**ABOUT THIS EXERCISE**. Output the entries that follow, word for word.

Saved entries
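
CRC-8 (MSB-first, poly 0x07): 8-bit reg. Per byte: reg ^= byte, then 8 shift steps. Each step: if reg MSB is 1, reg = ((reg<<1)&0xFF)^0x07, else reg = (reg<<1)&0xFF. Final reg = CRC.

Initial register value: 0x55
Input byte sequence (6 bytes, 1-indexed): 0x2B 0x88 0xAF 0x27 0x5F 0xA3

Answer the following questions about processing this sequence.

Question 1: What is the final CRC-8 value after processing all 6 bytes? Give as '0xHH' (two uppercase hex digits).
After byte 1 (0x2B): reg=0x7D
After byte 2 (0x88): reg=0xC5
After byte 3 (0xAF): reg=0x11
After byte 4 (0x27): reg=0x82
After byte 5 (0x5F): reg=0x1D
After byte 6 (0xA3): reg=0x33

Answer: 0x33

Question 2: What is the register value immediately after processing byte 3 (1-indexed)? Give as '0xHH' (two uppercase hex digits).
After byte 1 (0x2B): reg=0x7D
After byte 2 (0x88): reg=0xC5
After byte 3 (0xAF): reg=0x11

Answer: 0x11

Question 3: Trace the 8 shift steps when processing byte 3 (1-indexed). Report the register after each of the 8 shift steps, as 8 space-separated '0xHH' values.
Answer: 0xD4 0xAF 0x59 0xB2 0x63 0xC6 0x8B 0x11

Derivation:
After byte 1 (0x2B): reg=0x7D
After byte 2 (0x88): reg=0xC5
Register before byte 3: 0xC5
After XOR with byte 0xAF: 0x6A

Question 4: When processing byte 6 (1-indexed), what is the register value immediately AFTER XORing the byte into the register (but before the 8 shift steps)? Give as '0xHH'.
Answer: 0xBE

Derivation:
Register before byte 6: 0x1D
Byte 6: 0xA3
0x1D XOR 0xA3 = 0xBE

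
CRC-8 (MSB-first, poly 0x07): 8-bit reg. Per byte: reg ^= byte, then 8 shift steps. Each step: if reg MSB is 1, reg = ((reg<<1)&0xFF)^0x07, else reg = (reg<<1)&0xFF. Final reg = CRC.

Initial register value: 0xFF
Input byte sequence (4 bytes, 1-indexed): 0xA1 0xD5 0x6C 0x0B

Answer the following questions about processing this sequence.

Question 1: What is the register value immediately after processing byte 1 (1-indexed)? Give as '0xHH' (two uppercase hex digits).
Answer: 0x9D

Derivation:
After byte 1 (0xA1): reg=0x9D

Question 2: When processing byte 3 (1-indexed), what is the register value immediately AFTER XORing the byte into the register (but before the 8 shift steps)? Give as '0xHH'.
Answer: 0x93

Derivation:
Register before byte 3: 0xFF
Byte 3: 0x6C
0xFF XOR 0x6C = 0x93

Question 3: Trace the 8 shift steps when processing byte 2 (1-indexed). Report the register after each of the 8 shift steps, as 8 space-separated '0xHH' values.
Answer: 0x90 0x27 0x4E 0x9C 0x3F 0x7E 0xFC 0xFF

Derivation:
After byte 1 (0xA1): reg=0x9D
Register before byte 2: 0x9D
After XOR with byte 0xD5: 0x48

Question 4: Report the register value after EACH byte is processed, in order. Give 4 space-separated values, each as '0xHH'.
0x9D 0xFF 0xF0 0xEF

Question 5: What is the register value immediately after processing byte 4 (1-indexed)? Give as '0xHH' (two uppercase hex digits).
After byte 1 (0xA1): reg=0x9D
After byte 2 (0xD5): reg=0xFF
After byte 3 (0x6C): reg=0xF0
After byte 4 (0x0B): reg=0xEF

Answer: 0xEF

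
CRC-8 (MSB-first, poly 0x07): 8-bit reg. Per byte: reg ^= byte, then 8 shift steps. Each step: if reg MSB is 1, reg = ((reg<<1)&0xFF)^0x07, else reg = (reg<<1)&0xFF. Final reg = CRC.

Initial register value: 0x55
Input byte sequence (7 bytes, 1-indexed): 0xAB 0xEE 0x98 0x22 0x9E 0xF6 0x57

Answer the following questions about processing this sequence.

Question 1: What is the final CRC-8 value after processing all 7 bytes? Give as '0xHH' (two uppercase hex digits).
After byte 1 (0xAB): reg=0xF4
After byte 2 (0xEE): reg=0x46
After byte 3 (0x98): reg=0x14
After byte 4 (0x22): reg=0x82
After byte 5 (0x9E): reg=0x54
After byte 6 (0xF6): reg=0x67
After byte 7 (0x57): reg=0x90

Answer: 0x90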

**EXERCISE RESPONSE**.
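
CRC-8 (MSB-first, poly 0x07): 8-bit reg. Per byte: reg ^= byte, then 8 shift steps. Each step: if reg MSB is 1, reg = ((reg<<1)&0xFF)^0x07, else reg = (reg<<1)&0xFF. Final reg = CRC.

Initial register value: 0x55
Input byte sequence (6 bytes, 1-indexed): 0x2B 0x88 0xAF 0x27 0x5F 0xA3

Answer the following questions about processing this sequence.

Question 1: What is the final CRC-8 value after processing all 6 bytes? Give as '0xHH' (two uppercase hex digits).
After byte 1 (0x2B): reg=0x7D
After byte 2 (0x88): reg=0xC5
After byte 3 (0xAF): reg=0x11
After byte 4 (0x27): reg=0x82
After byte 5 (0x5F): reg=0x1D
After byte 6 (0xA3): reg=0x33

Answer: 0x33

Question 2: What is the register value immediately after processing byte 3 (1-indexed)? Give as '0xHH' (two uppercase hex digits).
After byte 1 (0x2B): reg=0x7D
After byte 2 (0x88): reg=0xC5
After byte 3 (0xAF): reg=0x11

Answer: 0x11

Question 3: Trace the 8 shift steps when processing byte 3 (1-indexed). Report the register after each of the 8 shift steps, as 8 space-separated '0xHH' values.
Answer: 0xD4 0xAF 0x59 0xB2 0x63 0xC6 0x8B 0x11

Derivation:
After byte 1 (0x2B): reg=0x7D
After byte 2 (0x88): reg=0xC5
Register before byte 3: 0xC5
After XOR with byte 0xAF: 0x6A

Question 4: When processing byte 6 (1-indexed), what is the register value immediately AFTER XORing the byte into the register (but before the 8 shift steps)? Give as '0xHH'.
Answer: 0xBE

Derivation:
Register before byte 6: 0x1D
Byte 6: 0xA3
0x1D XOR 0xA3 = 0xBE

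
CRC-8 (MSB-first, poly 0x07): 8-bit reg. Per byte: reg ^= byte, then 8 shift steps. Each step: if reg MSB is 1, reg = ((reg<<1)&0xFF)^0x07, else reg = (reg<<1)&0xFF. Final reg = CRC.

Initial register value: 0xFF
Input byte sequence (4 bytes, 1-indexed): 0xA1 0xD5 0x6C 0x0B

Answer the following questions about processing this sequence.

Question 1: What is the register value immediately after processing byte 1 (1-indexed)? Give as '0xHH' (two uppercase hex digits).
Answer: 0x9D

Derivation:
After byte 1 (0xA1): reg=0x9D

Question 2: When processing byte 3 (1-indexed), what is the register value immediately AFTER XORing the byte into the register (but before the 8 shift steps)? Give as '0xHH'.
Answer: 0x93

Derivation:
Register before byte 3: 0xFF
Byte 3: 0x6C
0xFF XOR 0x6C = 0x93

Question 3: Trace the 8 shift steps when processing byte 2 (1-indexed). Report the register after each of the 8 shift steps, as 8 space-separated '0xHH' values.
Answer: 0x90 0x27 0x4E 0x9C 0x3F 0x7E 0xFC 0xFF

Derivation:
After byte 1 (0xA1): reg=0x9D
Register before byte 2: 0x9D
After XOR with byte 0xD5: 0x48

Question 4: Report the register value after EACH byte is processed, in order. Give 4 space-separated values, each as '0xHH'.
0x9D 0xFF 0xF0 0xEF

Question 5: What is the register value immediately after processing byte 4 (1-indexed)? Give as '0xHH' (two uppercase hex digits).
After byte 1 (0xA1): reg=0x9D
After byte 2 (0xD5): reg=0xFF
After byte 3 (0x6C): reg=0xF0
After byte 4 (0x0B): reg=0xEF

Answer: 0xEF

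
CRC-8 (MSB-first, poly 0x07): 8-bit reg. Per byte: reg ^= byte, then 8 shift steps. Each step: if reg MSB is 1, reg = ((reg<<1)&0xFF)^0x07, else reg = (reg<<1)&0xFF. Final reg = CRC.

Initial register value: 0x55
Input byte sequence (7 bytes, 1-indexed): 0xAB 0xEE 0x98 0x22 0x9E 0xF6 0x57

Answer the following questions about processing this sequence.

Question 1: What is the final CRC-8 value after processing all 7 bytes? Give as '0xHH' (two uppercase hex digits).
After byte 1 (0xAB): reg=0xF4
After byte 2 (0xEE): reg=0x46
After byte 3 (0x98): reg=0x14
After byte 4 (0x22): reg=0x82
After byte 5 (0x9E): reg=0x54
After byte 6 (0xF6): reg=0x67
After byte 7 (0x57): reg=0x90

Answer: 0x90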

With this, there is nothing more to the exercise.